> [What the task asks]
Among the lines of the records, find all that carry the word "runs" and copy them.

[Collected data entries]
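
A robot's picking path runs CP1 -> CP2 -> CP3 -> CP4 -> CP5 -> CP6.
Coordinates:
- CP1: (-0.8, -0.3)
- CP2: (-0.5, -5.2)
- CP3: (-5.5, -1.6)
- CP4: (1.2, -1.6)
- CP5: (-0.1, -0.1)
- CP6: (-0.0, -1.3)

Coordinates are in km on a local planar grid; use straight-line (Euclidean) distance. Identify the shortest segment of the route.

CP5–CP6

Leg distances:
CP1→CP2: 4.9 km
CP2→CP3: 6.2 km
CP3→CP4: 6.7 km
CP4→CP5: 2.0 km
CP5→CP6: 1.2 km
The shortest leg is CP5–CP6 at 1.2 km.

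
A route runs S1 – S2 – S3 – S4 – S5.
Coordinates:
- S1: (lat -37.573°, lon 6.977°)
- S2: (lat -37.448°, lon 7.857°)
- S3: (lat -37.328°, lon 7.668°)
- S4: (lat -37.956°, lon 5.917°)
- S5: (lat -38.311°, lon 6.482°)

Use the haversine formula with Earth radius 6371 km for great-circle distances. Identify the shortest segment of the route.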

> [Expected output]
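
A robot's picking path runs CP1 -> CP2 -> CP3 -> CP4 -> CP5 -> CP6.
A route runs S1 – S2 – S3 – S4 – S5.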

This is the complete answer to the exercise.